Task goal ▸
From the entries below, return every line that includes the word "commitments".

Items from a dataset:

>>>>>

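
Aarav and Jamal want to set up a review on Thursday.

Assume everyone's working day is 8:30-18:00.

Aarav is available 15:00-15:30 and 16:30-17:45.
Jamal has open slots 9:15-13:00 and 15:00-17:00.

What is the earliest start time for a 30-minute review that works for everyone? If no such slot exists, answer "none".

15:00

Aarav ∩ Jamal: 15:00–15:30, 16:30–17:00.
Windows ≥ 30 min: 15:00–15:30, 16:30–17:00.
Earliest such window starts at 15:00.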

<<<<<
>>>>>

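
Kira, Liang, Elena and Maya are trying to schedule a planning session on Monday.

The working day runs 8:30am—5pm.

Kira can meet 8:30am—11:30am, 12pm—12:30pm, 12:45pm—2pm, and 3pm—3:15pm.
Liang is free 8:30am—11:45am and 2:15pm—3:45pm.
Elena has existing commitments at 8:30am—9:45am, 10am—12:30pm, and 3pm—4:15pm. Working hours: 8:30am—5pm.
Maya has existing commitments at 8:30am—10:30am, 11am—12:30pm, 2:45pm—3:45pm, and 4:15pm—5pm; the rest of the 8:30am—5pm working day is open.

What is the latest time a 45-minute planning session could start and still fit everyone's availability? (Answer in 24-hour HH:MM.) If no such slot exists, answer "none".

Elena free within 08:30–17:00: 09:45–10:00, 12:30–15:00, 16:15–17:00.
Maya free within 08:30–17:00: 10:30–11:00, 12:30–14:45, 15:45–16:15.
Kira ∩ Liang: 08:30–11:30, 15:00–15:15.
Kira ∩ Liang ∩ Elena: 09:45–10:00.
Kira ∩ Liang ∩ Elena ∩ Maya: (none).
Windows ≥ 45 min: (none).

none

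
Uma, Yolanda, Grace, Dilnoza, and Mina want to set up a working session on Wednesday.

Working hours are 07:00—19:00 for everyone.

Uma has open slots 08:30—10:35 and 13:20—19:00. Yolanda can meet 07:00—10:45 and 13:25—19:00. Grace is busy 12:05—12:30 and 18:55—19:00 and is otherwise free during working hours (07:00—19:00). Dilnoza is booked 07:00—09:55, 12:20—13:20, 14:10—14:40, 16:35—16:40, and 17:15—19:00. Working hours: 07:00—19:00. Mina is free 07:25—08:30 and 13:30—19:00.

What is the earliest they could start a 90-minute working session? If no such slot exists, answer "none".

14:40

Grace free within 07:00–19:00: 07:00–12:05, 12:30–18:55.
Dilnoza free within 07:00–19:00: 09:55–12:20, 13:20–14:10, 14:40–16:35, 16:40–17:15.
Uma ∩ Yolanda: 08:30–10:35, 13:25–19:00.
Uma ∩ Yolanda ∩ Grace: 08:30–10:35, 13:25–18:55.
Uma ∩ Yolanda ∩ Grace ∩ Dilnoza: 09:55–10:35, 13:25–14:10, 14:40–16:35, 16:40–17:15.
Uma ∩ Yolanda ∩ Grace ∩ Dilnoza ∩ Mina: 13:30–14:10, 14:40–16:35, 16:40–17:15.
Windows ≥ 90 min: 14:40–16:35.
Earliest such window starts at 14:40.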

<<<<<

Exercise response ▸
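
Elena has existing commitments at 8:30am—9:45am, 10am—12:30pm, and 3pm—4:15pm. Working hours: 8:30am—5pm.
Maya has existing commitments at 8:30am—10:30am, 11am—12:30pm, 2:45pm—3:45pm, and 4:15pm—5pm; the rest of the 8:30am—5pm working day is open.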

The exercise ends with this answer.